### Task statement
The listing below holds a line with "is, compute |PF(3,3)|.)" and a later line with "A length-8 sequence". Write out those two lines and every line between them, exactly, and nothing else.

══════════

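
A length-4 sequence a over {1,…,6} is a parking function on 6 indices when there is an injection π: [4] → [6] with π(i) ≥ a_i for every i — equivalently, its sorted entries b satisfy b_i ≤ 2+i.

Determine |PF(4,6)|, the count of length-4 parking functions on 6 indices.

1029

|PF| = (7−4)·7^(4−1) = 3·343 = 1029 [KW]
Example (2,2,2,1) → sorted (1,2,2,2): b_i ≤ 2+i ∀i, a PF.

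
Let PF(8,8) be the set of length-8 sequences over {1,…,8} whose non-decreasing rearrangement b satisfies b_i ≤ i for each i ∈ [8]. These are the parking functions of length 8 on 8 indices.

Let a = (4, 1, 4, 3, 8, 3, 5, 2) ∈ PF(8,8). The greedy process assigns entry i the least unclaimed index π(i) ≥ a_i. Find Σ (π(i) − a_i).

Σπ(i) = 1+…+8 = 36; Σa = 4+1+4+3+8+3+5+2 = 30; disp = 36−30 = 6.

6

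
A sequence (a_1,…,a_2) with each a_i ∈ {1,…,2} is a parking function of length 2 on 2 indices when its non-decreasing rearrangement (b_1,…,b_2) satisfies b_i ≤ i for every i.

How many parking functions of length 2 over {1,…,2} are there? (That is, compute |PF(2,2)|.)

3

#PF = 1·3^1 = 1×3 = 3 [KW]
Check (2,1) → sorted (1,2): b_i ≤ i ∀i, a PF.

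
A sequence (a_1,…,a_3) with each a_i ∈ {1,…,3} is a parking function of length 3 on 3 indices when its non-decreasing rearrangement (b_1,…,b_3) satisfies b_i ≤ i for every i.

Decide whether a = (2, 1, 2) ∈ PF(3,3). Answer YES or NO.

YES

Rearranged: b = (1, 2, 2).
  b_1=1 ≤ 1
  b_2=2 ≤ 2
  b_3=2 ≤ 3
All bounds hold ⇒ YES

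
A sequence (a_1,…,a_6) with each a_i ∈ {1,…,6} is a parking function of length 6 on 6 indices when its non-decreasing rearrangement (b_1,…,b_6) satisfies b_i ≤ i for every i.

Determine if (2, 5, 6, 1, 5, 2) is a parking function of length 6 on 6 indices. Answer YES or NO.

Rearranged: b = (1, 2, 2, 5, 5, 6).
  b_1=1 ≤ 1
  b_2=2 ≤ 2
  b_3=2 ≤ 3
  b_4=5 > 4
  fails at i=4 ⇒ NO

NO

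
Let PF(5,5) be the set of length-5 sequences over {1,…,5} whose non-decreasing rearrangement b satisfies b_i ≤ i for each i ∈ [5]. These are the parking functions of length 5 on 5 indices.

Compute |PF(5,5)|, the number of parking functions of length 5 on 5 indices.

1296

|PF(5,5)| = 1·6^4 = 1 · 1296 = 1296
E.g. (1,3,2,4,2) → sorted (1,2,2,3,4): b_i ≤ i ∀i, a PF.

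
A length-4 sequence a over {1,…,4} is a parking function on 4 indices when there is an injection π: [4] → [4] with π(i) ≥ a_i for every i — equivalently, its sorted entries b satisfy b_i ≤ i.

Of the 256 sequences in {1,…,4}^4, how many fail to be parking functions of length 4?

131

#PF = (5−4)·5^(4−1) = 1×125 = 125 (Konheim–Weiss)
Check (4,4,3,1) → sorted (1,3,4,4): b_2=3>2, not a PF.
Total 256; non-PF = 256−125 = 131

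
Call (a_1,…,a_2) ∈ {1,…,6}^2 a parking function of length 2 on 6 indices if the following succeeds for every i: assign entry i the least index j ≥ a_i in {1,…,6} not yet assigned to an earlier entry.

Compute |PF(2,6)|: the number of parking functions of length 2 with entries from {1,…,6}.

|PF| = (7−2)·7^(2−1) = 5×7 = 35 (Konheim–Weiss)
One tuple (6,2) → sorted (2,6): b_i ≤ 4+i ∀i, a PF.

35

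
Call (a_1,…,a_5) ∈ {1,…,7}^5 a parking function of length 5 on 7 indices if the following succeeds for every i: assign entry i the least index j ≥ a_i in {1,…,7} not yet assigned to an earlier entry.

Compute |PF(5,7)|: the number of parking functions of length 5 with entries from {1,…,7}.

12288

|PF(5,7)| = (7−5+1)·(7+1)^(5−1) = 3 · 4096 = 12288
E.g. (6,1,5,7,4) → sorted (1,4,5,6,7): b_i ≤ 2+i ∀i, a PF.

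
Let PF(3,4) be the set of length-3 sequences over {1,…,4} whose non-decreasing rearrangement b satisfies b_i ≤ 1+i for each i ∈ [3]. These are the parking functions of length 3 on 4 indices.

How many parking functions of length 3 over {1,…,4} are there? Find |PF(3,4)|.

|PF| = (4+1−3)·(4+1)^{3−1} = 2·25 = 50 (Pollak)
E.g. (3,3,2) → sorted (2,3,3): b_i ≤ 1+i ∀i, a PF.

50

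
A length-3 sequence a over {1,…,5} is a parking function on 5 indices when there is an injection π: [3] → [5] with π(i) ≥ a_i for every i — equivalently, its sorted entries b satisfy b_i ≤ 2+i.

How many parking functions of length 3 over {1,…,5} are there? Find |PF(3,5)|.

108

|PF(3,5)| = (5−3+1)·(5+1)^(3−1) = 3 · 36 = 108
Check (4,1,4) → sorted (1,4,4): b_i ≤ 2+i ∀i, a PF.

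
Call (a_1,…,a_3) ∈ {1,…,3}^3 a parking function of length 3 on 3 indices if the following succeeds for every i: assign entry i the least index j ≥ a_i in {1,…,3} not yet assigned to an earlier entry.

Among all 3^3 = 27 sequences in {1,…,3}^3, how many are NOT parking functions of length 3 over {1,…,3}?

|PF(3,3)| = (3+1−3)·(3+1)^{3−1} = 1×16 = 16
E.g. (3,3,3) → sorted (3,3,3): b_1=3>1, not a PF.
3^3 − 16 = 27 − 16 = 11

11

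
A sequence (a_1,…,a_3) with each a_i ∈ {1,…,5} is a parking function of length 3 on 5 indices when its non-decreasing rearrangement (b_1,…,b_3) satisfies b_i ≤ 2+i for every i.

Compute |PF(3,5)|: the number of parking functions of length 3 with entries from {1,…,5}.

|PF| = (5−3+1)·(5+1)^(3−1) = 3·36 = 108
Example (2,3,5) → sorted (2,3,5): b_i ≤ 2+i ∀i, a PF.

108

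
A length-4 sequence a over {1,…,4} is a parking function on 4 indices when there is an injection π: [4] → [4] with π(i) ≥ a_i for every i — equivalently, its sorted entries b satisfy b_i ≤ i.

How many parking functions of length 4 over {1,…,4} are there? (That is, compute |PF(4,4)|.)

125

Count = (4+1−4)·(4+1)^{4−1} = 1×125 = 125 [KW]
One tuple (4,2,1,2) → sorted (1,2,2,4): b_i ≤ i ∀i, a PF.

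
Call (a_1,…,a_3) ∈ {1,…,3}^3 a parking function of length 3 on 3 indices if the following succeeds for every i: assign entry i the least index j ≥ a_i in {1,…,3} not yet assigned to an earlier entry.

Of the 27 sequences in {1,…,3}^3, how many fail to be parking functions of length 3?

11

|PF(3,3)| = (3−3+1)·(3+1)^(3−1) = 1·16 = 16 (Pollak)
Check (2,3,3) → sorted (2,3,3): b_1=2>1, not a PF.
So 27 − 16 = 11 fail.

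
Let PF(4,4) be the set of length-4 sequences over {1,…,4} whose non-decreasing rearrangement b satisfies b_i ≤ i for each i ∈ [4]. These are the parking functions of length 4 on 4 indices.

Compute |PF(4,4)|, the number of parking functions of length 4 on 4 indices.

125

Count = (5−4)·5^(4−1) = 1 · 125 = 125 (Konheim–Weiss)
Example (1,2,2,4) → sorted (1,2,2,4): b_i ≤ i ∀i, a PF.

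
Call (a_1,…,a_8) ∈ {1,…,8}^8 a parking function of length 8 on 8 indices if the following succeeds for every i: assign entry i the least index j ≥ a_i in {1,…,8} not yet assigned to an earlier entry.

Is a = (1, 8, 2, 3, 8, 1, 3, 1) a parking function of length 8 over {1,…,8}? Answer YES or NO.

NO

Rearranged: b = (1, 1, 1, 2, 3, 3, 8, 8).
  b_1=1 ≤ 1
  b_2=1 ≤ 2
  b_3=1 ≤ 3
  b_4=2 ≤ 4
  b_5=3 ≤ 5
  b_6=3 ≤ 6
  b_7=8 > 7
  fails at i=7 ⇒ NO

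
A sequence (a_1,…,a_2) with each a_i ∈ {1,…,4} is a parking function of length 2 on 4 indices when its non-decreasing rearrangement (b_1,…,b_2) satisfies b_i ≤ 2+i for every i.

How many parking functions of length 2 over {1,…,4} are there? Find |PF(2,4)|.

|PF(2,4)| = 3·5^1 = 3×5 = 15 [KW]
E.g. (1,4) → sorted (1,4): b_i ≤ 2+i ∀i, a PF.

15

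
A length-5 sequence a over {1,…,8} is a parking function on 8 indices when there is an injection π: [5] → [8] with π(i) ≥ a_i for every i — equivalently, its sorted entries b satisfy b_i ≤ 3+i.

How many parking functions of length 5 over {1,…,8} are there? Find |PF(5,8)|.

|PF| = (9−5)·9^(5−1) = 4×6561 = 26244 (Konheim–Weiss)
Check (7,1,1,2,1) → sorted (1,1,1,2,7): b_i ≤ 3+i ∀i, a PF.

26244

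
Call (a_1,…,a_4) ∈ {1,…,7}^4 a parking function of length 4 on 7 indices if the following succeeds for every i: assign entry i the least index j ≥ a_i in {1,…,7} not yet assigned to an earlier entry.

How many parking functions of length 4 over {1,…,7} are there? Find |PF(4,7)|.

Count = 4·8^3 = 4×512 = 2048 (Pollak)
Check (7,3,1,4) → sorted (1,3,4,7): b_i ≤ 3+i ∀i, a PF.

2048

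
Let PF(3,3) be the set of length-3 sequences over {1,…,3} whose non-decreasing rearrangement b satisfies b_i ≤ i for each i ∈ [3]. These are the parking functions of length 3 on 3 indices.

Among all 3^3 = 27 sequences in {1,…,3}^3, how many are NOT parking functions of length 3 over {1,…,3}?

|PF| = 1·4^2 = 1×16 = 16
Example (3,3,1) → sorted (1,3,3): b_2=3>2, not a PF.
3^3 − 16 = 27 − 16 = 11

11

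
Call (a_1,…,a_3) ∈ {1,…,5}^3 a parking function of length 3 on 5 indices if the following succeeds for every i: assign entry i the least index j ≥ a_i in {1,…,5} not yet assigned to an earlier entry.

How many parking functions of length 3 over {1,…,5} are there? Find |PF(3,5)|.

#PF = 3·6^2 = 3×36 = 108 [KW]
E.g. (5,3,1) → sorted (1,3,5): b_i ≤ 2+i ∀i, a PF.

108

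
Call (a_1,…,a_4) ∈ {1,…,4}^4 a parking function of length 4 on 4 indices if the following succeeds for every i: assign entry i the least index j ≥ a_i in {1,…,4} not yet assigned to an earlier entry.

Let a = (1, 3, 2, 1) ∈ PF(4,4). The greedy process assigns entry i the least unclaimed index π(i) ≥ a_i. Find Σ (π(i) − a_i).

3

Σπ(i) = 1+…+4 = 10; Σa = 1+3+2+1 = 7; disp = 10−7 = 3.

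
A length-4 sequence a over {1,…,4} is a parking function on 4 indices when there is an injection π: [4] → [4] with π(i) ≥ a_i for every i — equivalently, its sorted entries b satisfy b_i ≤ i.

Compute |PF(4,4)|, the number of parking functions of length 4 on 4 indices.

|PF| = (4−4+1)·(4+1)^(4−1) = 1·125 = 125 [KW]
Check (1,2,1,4) → sorted (1,1,2,4): b_i ≤ i ∀i, a PF.

125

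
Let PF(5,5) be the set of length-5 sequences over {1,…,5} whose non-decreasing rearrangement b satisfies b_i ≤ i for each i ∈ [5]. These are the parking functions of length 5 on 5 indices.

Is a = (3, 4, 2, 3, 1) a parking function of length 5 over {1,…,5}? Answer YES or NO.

Sorted: b = (1, 2, 3, 3, 4).
  b_1=1 ≤ 1
  b_2=2 ≤ 2
  b_3=3 ≤ 3
  b_4=3 ≤ 4
  b_5=4 ≤ 5
All bounds hold ⇒ YES

YES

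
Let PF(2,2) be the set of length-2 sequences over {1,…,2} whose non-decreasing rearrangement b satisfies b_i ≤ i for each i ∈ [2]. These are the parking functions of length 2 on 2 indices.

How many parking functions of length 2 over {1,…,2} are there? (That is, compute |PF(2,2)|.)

|PF(2,2)| = (2+1−2)·(2+1)^{2−1} = 1×3 = 3 (Konheim–Weiss)
Example (1,1) → sorted (1,1): b_i ≤ i ∀i, a PF.

3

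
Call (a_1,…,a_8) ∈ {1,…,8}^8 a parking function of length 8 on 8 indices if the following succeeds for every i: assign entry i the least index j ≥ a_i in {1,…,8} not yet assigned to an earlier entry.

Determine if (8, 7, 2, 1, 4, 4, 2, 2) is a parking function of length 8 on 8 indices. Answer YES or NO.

YES

Rearranged: b = (1, 2, 2, 2, 4, 4, 7, 8).
  b_1=1 ≤ 1
  b_2=2 ≤ 2
  b_3=2 ≤ 3
  b_4=2 ≤ 4
  b_5=4 ≤ 5
  b_6=4 ≤ 6
  b_7=7 ≤ 7
  b_8=8 ≤ 8
All bounds hold ⇒ YES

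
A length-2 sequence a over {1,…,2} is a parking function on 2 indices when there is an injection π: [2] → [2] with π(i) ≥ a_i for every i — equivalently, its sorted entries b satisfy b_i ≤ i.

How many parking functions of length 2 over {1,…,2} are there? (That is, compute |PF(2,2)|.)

3

Count = 1·3^1 = 1 · 3 = 3
Example (1,1) → sorted (1,1): b_i ≤ i ∀i, a PF.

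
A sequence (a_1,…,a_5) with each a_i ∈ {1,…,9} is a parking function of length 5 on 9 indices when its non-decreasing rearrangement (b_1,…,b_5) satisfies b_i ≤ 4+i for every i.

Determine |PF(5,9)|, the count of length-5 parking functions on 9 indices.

#PF = 5·10^4 = 5 · 10000 = 50000
E.g. (7,4,5,7,5) → sorted (4,5,5,7,7): b_i ≤ 4+i ∀i, a PF.

50000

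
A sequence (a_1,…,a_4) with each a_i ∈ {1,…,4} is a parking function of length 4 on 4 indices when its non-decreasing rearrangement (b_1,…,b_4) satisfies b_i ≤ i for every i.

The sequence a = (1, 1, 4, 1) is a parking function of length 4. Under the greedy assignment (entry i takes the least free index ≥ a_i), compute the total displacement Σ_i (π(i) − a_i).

3

Σπ = 10 ({1..4} each once); Σa = 1+1+4+1 = 7; disp = 10−7 = 3.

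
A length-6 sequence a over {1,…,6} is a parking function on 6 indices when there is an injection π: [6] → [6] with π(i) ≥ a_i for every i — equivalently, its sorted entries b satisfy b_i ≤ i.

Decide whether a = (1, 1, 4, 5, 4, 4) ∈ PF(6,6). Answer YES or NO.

NO

Rearranged: b = (1, 1, 4, 4, 4, 5).
  b_1=1 ≤ 1
  b_2=1 ≤ 2
  b_3=4 > 3
  fails at i=3 ⇒ NO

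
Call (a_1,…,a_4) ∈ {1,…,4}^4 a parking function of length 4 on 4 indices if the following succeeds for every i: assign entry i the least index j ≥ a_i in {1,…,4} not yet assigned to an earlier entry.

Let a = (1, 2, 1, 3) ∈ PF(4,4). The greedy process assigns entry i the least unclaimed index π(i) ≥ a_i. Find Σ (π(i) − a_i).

Σπ(i) = 1+…+4 = 10; Σa = 1+2+1+3 = 7; disp = 10−7 = 3.

3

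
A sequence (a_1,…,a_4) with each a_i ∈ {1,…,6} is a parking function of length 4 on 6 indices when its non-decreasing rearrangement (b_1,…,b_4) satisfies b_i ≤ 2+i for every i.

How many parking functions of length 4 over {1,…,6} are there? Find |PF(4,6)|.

1029

|PF| = (6−4+1)·(6+1)^(4−1) = 3 · 343 = 1029 (Pollak)
Example (4,6,2,3) → sorted (2,3,4,6): b_i ≤ 2+i ∀i, a PF.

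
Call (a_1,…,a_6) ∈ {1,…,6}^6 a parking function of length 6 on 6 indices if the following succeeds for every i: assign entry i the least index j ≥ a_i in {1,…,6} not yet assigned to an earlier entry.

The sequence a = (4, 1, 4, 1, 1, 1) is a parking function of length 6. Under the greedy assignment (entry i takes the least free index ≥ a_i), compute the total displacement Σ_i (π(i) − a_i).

9

Σπ(i) = 1+…+6 = 21; Σa = 4+1+4+1+1+1 = 12; disp = 21−12 = 9.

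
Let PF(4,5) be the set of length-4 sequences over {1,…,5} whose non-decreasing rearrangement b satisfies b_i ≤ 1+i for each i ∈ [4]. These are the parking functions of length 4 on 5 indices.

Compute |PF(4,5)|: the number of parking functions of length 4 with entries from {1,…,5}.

432

|PF| = (5−4+1)·(5+1)^(4−1) = 2×216 = 432
Example (5,1,1,2) → sorted (1,1,2,5): b_i ≤ 1+i ∀i, a PF.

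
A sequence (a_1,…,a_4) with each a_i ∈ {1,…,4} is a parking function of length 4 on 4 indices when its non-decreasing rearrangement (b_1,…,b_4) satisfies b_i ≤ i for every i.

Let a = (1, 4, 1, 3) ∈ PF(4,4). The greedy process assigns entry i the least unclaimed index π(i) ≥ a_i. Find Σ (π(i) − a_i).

Σπ = 10 ({1..4} each once); Σa = 1+4+1+3 = 9; disp = 10−9 = 1.

1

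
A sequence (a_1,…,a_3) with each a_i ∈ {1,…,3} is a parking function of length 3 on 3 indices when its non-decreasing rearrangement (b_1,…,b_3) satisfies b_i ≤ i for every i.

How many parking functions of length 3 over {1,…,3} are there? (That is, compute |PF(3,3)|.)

16

|PF(3,3)| = (3+1−3)·(3+1)^{3−1} = 1 · 16 = 16 (Pollak)
One tuple (1,2,1) → sorted (1,1,2): b_i ≤ i ∀i, a PF.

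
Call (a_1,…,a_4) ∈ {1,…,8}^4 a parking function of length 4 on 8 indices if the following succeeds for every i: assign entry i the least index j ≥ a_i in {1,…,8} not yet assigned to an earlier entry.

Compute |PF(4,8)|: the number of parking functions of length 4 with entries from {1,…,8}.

#PF = 5·9^3 = 5×729 = 3645 (Konheim–Weiss)
One tuple (5,8,6,1) → sorted (1,5,6,8): b_i ≤ 4+i ∀i, a PF.

3645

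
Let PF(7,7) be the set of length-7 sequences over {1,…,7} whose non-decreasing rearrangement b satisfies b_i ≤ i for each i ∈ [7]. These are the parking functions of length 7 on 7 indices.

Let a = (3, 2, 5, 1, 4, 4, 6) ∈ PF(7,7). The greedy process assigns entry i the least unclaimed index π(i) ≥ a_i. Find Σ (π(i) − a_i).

Σπ = 28 ({1..7} each once); Σa = 3+2+5+1+4+4+6 = 25; disp = 28−25 = 3.

3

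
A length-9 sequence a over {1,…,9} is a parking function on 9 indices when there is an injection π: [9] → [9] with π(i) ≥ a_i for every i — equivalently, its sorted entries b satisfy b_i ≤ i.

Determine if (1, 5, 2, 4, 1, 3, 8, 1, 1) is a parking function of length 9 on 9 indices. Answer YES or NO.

Order a: b = (1, 1, 1, 1, 2, 3, 4, 5, 8).
  b_1=1 ≤ 1
  b_2=1 ≤ 2
  b_3=1 ≤ 3
  b_4=1 ≤ 4
  b_5=2 ≤ 5
  b_6=3 ≤ 6
  b_7=4 ≤ 7
  b_8=5 ≤ 8
  b_9=8 ≤ 9
All bounds hold ⇒ YES

YES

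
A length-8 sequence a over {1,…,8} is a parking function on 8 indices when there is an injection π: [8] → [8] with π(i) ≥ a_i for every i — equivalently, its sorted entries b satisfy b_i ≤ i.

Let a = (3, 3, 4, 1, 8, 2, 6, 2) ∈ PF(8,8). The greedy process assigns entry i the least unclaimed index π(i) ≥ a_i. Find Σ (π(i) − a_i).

Σπ(i) = 1+…+8 = 36; Σa = 3+3+4+1+8+2+6+2 = 29; disp = 36−29 = 7.

7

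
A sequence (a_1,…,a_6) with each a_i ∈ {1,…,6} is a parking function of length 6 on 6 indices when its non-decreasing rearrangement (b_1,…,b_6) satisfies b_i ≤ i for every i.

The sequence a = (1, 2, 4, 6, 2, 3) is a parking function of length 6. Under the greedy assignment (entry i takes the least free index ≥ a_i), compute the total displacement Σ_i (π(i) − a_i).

Σπ = 21 ({1..6} each once); Σa = 1+2+4+6+2+3 = 18; disp = 21−18 = 3.

3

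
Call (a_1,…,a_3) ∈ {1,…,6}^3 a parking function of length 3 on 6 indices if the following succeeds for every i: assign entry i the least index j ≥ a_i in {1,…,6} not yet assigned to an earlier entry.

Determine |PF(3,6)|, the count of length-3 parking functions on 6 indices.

Count = (6−3+1)·(6+1)^(3−1) = 4·49 = 196
E.g. (3,4,5) → sorted (3,4,5): b_i ≤ 3+i ∀i, a PF.

196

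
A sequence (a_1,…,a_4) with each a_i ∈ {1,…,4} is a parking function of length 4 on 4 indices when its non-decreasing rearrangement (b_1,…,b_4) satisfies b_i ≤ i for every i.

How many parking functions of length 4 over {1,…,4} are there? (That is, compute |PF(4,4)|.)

125

|PF| = (4+1−4)·(4+1)^{4−1} = 1·125 = 125 (Konheim–Weiss)
Check (1,3,1,4) → sorted (1,1,3,4): b_i ≤ i ∀i, a PF.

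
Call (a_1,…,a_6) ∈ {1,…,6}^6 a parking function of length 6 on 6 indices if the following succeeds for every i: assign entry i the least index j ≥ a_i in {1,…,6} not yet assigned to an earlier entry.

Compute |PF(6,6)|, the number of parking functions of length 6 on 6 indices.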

══════════

### Task solution
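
How many parking functions of length 3 over {1,…,3} are there? (That is, compute |PF(3,3)|.)

16

|PF(3,3)| = (3+1−3)·(3+1)^{3−1} = 1 · 16 = 16 (Pollak)
One tuple (1,2,1) → sorted (1,1,2): b_i ≤ i ∀i, a PF.

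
Call (a_1,…,a_4) ∈ {1,…,8}^4 a parking function of length 4 on 8 indices if the following succeeds for every i: assign entry i the least index j ≥ a_i in {1,…,8} not yet assigned to an earlier entry.

Compute |PF(4,8)|: the number of parking functions of length 4 with entries from {1,…,8}.

#PF = 5·9^3 = 5×729 = 3645 (Konheim–Weiss)
One tuple (5,8,6,1) → sorted (1,5,6,8): b_i ≤ 4+i ∀i, a PF.

3645

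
Let PF(7,7) be the set of length-7 sequences over {1,…,7} whose non-decreasing rearrangement b satisfies b_i ≤ i for each i ∈ [7]. These are the parking functions of length 7 on 7 indices.

Let a = (3, 2, 5, 1, 4, 4, 6) ∈ PF(7,7). The greedy process assigns entry i the least unclaimed index π(i) ≥ a_i. Find Σ (π(i) − a_i).

Σπ = 28 ({1..7} each once); Σa = 3+2+5+1+4+4+6 = 25; disp = 28−25 = 3.

3

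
A length-9 sequence a over {1,…,9} is a parking function on 9 indices when there is an injection π: [9] → [9] with π(i) ≥ a_i for every i — equivalently, its sorted entries b satisfy b_i ≤ i.

Determine if (1, 5, 2, 4, 1, 3, 8, 1, 1) is a parking function of length 9 on 9 indices. Answer YES or NO.

Order a: b = (1, 1, 1, 1, 2, 3, 4, 5, 8).
  b_1=1 ≤ 1
  b_2=1 ≤ 2
  b_3=1 ≤ 3
  b_4=1 ≤ 4
  b_5=2 ≤ 5
  b_6=3 ≤ 6
  b_7=4 ≤ 7
  b_8=5 ≤ 8
  b_9=8 ≤ 9
All bounds hold ⇒ YES

YES

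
A length-8 sequence a over {1,…,8} is a parking function on 8 indices when there is an injection π: [8] → [8] with π(i) ≥ a_i for every i — equivalently, its sorted entries b satisfy b_i ≤ i.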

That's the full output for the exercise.